• [EXTRACTED DATA]
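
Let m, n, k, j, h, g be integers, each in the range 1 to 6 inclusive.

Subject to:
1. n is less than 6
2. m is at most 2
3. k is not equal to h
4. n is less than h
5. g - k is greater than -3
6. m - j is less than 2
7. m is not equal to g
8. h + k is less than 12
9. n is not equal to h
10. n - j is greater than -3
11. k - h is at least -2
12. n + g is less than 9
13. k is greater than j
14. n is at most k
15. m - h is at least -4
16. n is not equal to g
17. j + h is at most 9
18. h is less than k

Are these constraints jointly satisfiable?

Satisfiable

One satisfying assignment is m = 2, n = 1, k = 6, j = 1, h = 5, g = 6.
For the less obvious constraints — constraint 5: g - k = 0; constraint 6: m - j = 1 — and the others hold by inspection.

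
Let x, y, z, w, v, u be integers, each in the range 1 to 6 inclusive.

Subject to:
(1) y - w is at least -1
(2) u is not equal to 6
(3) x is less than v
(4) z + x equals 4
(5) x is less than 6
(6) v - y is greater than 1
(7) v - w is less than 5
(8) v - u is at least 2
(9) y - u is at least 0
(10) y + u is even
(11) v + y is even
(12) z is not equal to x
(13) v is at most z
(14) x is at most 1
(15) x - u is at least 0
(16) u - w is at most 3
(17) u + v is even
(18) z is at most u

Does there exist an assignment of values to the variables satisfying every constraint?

Constraints 3, 13, 15, and 18 give x < v, v ≤ z, z ≤ u, u ≤ x. Chaining: x < v ≤ z ≤ u ≤ x, which forces x < x — impossible.

Unsatisfiable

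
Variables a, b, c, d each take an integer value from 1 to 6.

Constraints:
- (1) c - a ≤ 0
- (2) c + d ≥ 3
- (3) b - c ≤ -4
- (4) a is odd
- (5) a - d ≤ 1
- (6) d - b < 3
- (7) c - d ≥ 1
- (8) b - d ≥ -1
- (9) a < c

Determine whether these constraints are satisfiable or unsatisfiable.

Unsatisfiable

Constraints 1, 3, 5, and 8 give c − b ≥ 4, b − d ≥ -1, d − a ≥ -1, a − c ≥ 0.
Adding all 4 inequalities: the left sides telescope to 0, and the right sides sum to 4 + (-1) + (-1) + 0 = 2. So 0 ≥ 2, which is false.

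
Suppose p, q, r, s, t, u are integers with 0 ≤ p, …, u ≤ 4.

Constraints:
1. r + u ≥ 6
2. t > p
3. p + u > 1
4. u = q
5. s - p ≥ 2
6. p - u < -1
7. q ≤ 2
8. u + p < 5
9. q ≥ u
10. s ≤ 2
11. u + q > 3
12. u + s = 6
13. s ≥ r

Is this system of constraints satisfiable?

Unsatisfiable

From constraints 10 and 13: r ≤ s ≤ 2. From constraints 7 and 9: u ≤ q ≤ 2. Hence r + u ≤ 4. But constraint 1 requires r + u ≥ 6, and 6 > 4. Contradiction.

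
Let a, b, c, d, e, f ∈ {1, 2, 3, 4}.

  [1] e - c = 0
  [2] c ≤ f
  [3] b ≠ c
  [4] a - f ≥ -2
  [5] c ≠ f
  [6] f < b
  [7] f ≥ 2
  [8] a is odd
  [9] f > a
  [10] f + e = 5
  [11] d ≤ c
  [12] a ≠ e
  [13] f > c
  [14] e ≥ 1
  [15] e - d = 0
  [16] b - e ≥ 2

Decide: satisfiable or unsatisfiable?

Satisfiable

The assignment a = 1, b = 4, c = 2, d = 2, e = 2, f = 3 works:
  constraint 1 holds since e - c = 0.
  constraint 4 holds since a - f = -2.
  constraint 10 holds since f + e = 5.
The rest check out directly.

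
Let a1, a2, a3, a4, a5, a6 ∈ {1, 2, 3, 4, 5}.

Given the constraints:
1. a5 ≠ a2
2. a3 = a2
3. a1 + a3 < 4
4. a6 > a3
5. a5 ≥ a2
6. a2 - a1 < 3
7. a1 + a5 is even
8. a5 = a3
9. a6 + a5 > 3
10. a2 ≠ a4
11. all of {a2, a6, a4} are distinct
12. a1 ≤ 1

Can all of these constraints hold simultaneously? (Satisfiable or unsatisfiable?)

Unsatisfiable

From constraints 2 and 8, a5 = a3 = a2, so a5 = a2. But constraint 1 says a5 ≠ a2. Contradiction.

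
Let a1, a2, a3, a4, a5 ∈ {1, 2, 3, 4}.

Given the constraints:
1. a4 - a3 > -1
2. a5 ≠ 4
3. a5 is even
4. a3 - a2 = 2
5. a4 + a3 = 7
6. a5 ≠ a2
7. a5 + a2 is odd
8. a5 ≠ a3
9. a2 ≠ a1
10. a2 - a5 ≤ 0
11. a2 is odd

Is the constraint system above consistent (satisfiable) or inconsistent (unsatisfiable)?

Satisfiable

One satisfying assignment is a1 = 2, a2 = 1, a3 = 3, a4 = 4, a5 = 2.
For the less obvious constraints — constraint 1: a4 - a3 = 1; constraint 4: a3 - a2 = 2; constraint 5: a4 + a3 = 7 — and the others hold by inspection.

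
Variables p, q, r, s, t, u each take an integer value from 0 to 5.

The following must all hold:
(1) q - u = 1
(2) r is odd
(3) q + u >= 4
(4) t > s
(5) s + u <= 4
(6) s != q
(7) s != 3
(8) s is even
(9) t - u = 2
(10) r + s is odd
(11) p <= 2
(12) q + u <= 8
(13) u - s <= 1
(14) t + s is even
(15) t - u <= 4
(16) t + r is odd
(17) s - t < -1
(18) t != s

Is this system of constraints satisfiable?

Satisfiable

The assignment p = 0, q = 3, r = 1, s = 2, t = 4, u = 2 works:
  constraint 1 holds since q - u = 1.
  constraint 3 holds since q + u = 5.
  constraint 5 holds since s + u = 4.
The rest check out directly.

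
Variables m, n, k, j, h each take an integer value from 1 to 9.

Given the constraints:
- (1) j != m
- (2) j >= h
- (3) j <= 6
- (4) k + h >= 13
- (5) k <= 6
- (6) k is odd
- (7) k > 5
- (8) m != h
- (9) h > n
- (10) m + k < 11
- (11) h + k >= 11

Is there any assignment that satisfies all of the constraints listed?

From constraint 5: k ≤ 6. From constraints 2 and 3: h ≤ j ≤ 6. Hence k + h ≤ 12. But constraint 4 requires k + h ≥ 13, and 13 > 12. Contradiction.

Unsatisfiable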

• [TASK REQUIREMENTS] Search the data above for the string "least". Report every line where it is found.

• [ANSWER SECTION]
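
11. k - h is at least -2
15. m - h is at least -4
(1) y - w is at least -1
(8) v - u is at least 2
(9) y - u is at least 0
(15) x - u is at least 0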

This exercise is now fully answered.